▸ Problem description
Locate and copy each line in the data that contains the word "growing".

========================================================================

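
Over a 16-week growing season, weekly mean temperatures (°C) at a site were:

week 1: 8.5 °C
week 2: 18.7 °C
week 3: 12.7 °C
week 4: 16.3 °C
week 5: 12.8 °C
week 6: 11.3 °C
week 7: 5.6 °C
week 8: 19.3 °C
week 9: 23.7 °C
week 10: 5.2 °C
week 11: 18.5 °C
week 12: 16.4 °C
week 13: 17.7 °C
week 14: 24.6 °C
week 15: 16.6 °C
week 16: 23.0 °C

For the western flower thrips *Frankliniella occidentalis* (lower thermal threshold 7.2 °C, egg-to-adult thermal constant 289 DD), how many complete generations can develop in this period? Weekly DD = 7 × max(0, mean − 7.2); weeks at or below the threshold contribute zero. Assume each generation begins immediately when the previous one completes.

Weekly DD (7 × max(0, T̄ − 7.2)): 9.1, 80.5, 38.5, 63.7, 39.2, 28.7, 0.0, 84.7, 115.5, 0.0, 79.1, 64.4, 73.5, 121.8, 65.8, 110.6.
Season total = 975.1 DD.
Complete generations = ⌊975.1 / 289⌋ = 3.

3 generations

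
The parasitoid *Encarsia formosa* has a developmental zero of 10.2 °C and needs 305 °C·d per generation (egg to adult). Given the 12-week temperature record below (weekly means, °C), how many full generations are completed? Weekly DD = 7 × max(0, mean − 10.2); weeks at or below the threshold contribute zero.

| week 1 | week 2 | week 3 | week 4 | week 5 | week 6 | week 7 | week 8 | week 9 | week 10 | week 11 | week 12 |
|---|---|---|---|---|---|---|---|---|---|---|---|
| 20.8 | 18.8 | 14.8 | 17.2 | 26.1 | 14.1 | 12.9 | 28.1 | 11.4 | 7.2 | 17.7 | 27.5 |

2 generations

Weekly DD (7 × max(0, T̄ − 10.2)): 74.2, 60.2, 32.2, 49.0, 111.3, 27.3, 18.9, 125.3, 8.4, 0.0, 52.5, 121.1.
Season total = 680.4 DD.
Complete generations = ⌊680.4 / 305⌋ = 2.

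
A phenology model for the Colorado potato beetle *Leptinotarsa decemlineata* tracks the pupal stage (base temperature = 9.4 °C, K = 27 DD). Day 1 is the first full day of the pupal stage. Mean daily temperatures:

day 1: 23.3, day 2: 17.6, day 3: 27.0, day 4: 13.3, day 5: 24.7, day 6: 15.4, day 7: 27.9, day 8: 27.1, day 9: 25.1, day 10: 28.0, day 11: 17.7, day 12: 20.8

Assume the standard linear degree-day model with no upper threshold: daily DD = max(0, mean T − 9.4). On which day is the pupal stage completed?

Daily DD above 9.4 °C: 13.9, 8.2, 17.6, 3.9, 15.3, 6.0, 18.5, 17.7, 15.7, 18.6, 8.3, 11.4.
Cumulative: 13.9, 22.1, 39.7, 43.6, 58.9, 64.9, 83.4, 101.1, 116.8, 135.4, 143.7, 155.1.
The total first reaches 27 DD on day 3.

day 3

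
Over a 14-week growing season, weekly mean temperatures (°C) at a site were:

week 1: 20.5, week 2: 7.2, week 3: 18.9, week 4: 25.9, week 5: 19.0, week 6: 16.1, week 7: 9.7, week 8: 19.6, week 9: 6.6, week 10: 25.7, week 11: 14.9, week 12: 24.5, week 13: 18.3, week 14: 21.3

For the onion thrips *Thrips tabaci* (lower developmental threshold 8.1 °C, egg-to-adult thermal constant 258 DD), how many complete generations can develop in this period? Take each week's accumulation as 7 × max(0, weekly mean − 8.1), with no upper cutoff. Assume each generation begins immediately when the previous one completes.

Weekly DD (7 × max(0, T̄ − 8.1)): 86.8, 0.0, 75.6, 124.6, 76.3, 56.0, 11.2, 80.5, 0.0, 123.2, 47.6, 114.8, 71.4, 92.4.
Season total = 960.4 DD.
Complete generations = ⌊960.4 / 258⌋ = 3.

3 generations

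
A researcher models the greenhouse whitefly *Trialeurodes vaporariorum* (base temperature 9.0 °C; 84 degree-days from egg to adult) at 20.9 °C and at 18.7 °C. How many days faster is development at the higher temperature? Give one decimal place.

At 20.9 °C: 84 / (20.9 − 9.0) = 84 / 11.9 = 7.059 d.
At 18.7 °C: 84 / (18.7 − 9.0) = 84 / 9.7 = 8.660 d.
Difference = |7.059 − 8.660| = 1.601 ≈ 1.6 days.

1.6 days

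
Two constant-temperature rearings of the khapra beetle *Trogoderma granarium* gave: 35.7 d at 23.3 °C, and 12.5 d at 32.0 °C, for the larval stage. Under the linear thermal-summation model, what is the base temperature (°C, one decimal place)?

Under the model K = D·(T − T_b), so D₁·(T₁ − T_b) = D₂·(T₂ − T_b).
35.7·(23.3 − T_b) = 12.5·(32.0 − T_b)
T_b = (35.7·23.3 − 12.5·32.0) / (35.7 − 12.5) = 431.81 / 23.2 = 18.613 °C ≈ 18.6 °C.

18.6 °C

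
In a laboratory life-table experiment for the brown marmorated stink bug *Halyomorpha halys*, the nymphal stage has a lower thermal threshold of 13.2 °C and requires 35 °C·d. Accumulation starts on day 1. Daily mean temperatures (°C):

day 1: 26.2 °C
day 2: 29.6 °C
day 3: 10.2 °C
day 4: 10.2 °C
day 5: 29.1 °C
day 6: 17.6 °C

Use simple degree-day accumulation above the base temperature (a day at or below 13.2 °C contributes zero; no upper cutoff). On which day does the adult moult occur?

Daily DD above 13.2 °C: 13.0, 16.4, 0.0, 0.0, 15.9, 4.4.
Cumulative: 13.0, 29.4, 29.4, 29.4, 45.3, 49.7.
The total first reaches 35 DD on day 5.

day 5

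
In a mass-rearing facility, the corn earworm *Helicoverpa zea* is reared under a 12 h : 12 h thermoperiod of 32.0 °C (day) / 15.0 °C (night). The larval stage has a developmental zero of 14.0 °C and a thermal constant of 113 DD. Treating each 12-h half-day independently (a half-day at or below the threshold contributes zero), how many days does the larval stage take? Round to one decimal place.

Day half: max(0, 32.0 − 14.0) × 0.5 = 18.0 × 0.5 = 9.00 DD.
Night half: max(0, 15.0 − 14.0) × 0.5 = 1.0 × 0.5 = 0.50 DD.
Per 24 h: 9.50 DD/day.
Duration = 113 / 9.50 = 11.895 ≈ 11.9 days.

11.9 days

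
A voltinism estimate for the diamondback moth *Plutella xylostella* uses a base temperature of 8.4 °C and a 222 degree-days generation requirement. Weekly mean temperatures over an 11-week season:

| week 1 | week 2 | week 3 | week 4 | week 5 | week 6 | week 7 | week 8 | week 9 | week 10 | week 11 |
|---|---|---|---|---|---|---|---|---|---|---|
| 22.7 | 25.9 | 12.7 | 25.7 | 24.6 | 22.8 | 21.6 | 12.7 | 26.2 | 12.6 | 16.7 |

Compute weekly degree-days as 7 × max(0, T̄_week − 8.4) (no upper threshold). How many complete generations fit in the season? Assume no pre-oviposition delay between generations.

Weekly DD (7 × max(0, T̄ − 8.4)): 100.1, 122.5, 30.1, 121.1, 113.4, 100.8, 92.4, 30.1, 124.6, 29.4, 58.1.
Season total = 922.6 DD.
Complete generations = ⌊922.6 / 222⌋ = 4.

4 generations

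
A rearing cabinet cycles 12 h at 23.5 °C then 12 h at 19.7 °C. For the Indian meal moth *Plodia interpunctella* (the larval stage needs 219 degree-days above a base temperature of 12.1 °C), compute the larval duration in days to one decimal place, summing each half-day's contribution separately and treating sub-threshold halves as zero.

23.1 days

Day half: max(0, 23.5 − 12.1) × 0.5 = 11.4 × 0.5 = 5.70 DD.
Night half: max(0, 19.7 − 12.1) × 0.5 = 7.6 × 0.5 = 3.80 DD.
Per 24 h: 9.50 DD/day.
Duration = 219 / 9.50 = 23.053 ≈ 23.1 days.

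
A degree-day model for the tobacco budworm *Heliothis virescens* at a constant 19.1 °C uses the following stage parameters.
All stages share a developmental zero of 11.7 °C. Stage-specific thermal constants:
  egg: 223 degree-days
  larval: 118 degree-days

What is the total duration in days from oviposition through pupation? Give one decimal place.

46.1 days

Daily accumulation at 19.1 °C = 19.1 − 11.7 = 7.4 DD/day.
Total K = 223 + 118 = 341 DD.
Total duration = 341 / 7.4 = 46.081 ≈ 46.1 days.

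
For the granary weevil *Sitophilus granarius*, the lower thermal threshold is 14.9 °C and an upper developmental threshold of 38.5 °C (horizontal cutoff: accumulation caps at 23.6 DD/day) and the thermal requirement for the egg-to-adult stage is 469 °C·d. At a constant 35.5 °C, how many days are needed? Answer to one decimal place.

22.8 days

Daily accumulation = 35.5 − 14.9 = 20.6 DD/day.
Duration = 469 / 20.6 = 22.767 ≈ 22.8 days.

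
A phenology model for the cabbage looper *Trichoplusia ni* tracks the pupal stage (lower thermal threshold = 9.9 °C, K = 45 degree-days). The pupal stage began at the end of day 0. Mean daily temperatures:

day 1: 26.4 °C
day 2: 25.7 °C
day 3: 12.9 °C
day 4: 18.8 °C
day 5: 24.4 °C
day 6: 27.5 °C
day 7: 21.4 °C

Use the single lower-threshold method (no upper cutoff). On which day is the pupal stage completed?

day 5

Daily DD above 9.9 °C: 16.5, 15.8, 3.0, 8.9, 14.5, 17.6, 11.5.
Cumulative: 16.5, 32.3, 35.3, 44.2, 58.7, 76.3, 87.8.
The total first reaches 45 DD on day 5.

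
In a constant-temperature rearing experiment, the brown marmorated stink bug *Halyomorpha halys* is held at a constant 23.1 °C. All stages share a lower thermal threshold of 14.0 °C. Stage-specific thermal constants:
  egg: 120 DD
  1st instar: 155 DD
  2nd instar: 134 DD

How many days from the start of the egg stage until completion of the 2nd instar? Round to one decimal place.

44.9 days

Daily accumulation at 23.1 °C = 23.1 − 14.0 = 9.1 DD/day.
Total K = 120 + 155 + 134 = 409 DD.
Total duration = 409 / 9.1 = 44.945 ≈ 44.9 days.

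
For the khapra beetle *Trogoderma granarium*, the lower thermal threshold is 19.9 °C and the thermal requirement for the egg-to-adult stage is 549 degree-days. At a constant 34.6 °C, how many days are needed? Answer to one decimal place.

37.3 days

Daily accumulation = 34.6 − 19.9 = 14.7 DD/day.
Duration = 549 / 14.7 = 37.347 ≈ 37.3 days.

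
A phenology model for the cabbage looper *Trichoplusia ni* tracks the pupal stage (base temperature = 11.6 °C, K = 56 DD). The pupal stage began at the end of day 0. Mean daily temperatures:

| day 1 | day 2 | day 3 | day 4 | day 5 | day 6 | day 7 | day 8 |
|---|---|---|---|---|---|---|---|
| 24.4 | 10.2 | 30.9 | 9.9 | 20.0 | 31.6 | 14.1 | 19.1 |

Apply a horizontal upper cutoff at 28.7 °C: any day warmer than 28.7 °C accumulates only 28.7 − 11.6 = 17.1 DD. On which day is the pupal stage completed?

Daily DD above 11.6 °C (capped at 17.1): 12.8, 0.0, 17.1, 0.0, 8.4, 17.1, 2.5, 7.5.
Cumulative: 12.8, 12.8, 29.9, 29.9, 38.3, 55.4, 57.9, 65.4.
The total first reaches 56 DD on day 7.

day 7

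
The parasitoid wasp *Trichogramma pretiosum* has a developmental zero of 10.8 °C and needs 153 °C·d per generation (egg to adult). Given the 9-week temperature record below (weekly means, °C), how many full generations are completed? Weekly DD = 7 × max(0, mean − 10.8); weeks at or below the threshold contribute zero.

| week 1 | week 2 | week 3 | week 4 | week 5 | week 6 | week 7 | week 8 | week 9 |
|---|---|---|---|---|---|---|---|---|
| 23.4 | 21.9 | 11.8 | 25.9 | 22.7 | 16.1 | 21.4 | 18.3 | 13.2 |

Weekly DD (7 × max(0, T̄ − 10.8)): 88.2, 77.7, 7.0, 105.7, 83.3, 37.1, 74.2, 52.5, 16.8.
Season total = 542.5 DD.
Complete generations = ⌊542.5 / 153⌋ = 3.

3 generations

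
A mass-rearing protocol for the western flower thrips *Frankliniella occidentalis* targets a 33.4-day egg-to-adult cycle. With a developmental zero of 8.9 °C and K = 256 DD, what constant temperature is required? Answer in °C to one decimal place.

16.6 °C

Required daily accumulation = 256 / 33.4 = 7.665 DD/day.
T = T_base + 7.665 = 8.9 + 7.665 = 16.565 ≈ 16.6 °C.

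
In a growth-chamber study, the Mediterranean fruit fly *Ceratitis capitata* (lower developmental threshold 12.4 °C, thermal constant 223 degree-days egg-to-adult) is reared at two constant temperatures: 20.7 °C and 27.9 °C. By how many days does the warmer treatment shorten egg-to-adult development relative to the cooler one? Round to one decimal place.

At 20.7 °C: 223 / (20.7 − 12.4) = 223 / 8.3 = 26.867 d.
At 27.9 °C: 223 / (27.9 − 12.4) = 223 / 15.5 = 14.387 d.
Difference = |26.867 − 14.387| = 12.480 ≈ 12.5 days.

12.5 days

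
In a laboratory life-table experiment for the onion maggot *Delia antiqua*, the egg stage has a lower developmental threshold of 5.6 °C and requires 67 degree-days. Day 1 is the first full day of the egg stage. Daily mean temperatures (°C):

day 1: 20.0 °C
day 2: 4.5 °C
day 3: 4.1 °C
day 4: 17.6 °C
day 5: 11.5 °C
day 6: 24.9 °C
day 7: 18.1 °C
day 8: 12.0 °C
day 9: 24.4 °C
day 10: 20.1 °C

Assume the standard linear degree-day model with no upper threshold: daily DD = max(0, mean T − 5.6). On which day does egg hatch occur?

day 8

Daily DD above 5.6 °C: 14.4, 0.0, 0.0, 12.0, 5.9, 19.3, 12.5, 6.4, 18.8, 14.5.
Cumulative: 14.4, 14.4, 14.4, 26.4, 32.3, 51.6, 64.1, 70.5, 89.3, 103.8.
The total first reaches 67 DD on day 8.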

========================================================================

▸ Solution below
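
Over a 16-week growing season, weekly mean temperatures (°C) at a site were:
Over a 14-week growing season, weekly mean temperatures (°C) at a site were: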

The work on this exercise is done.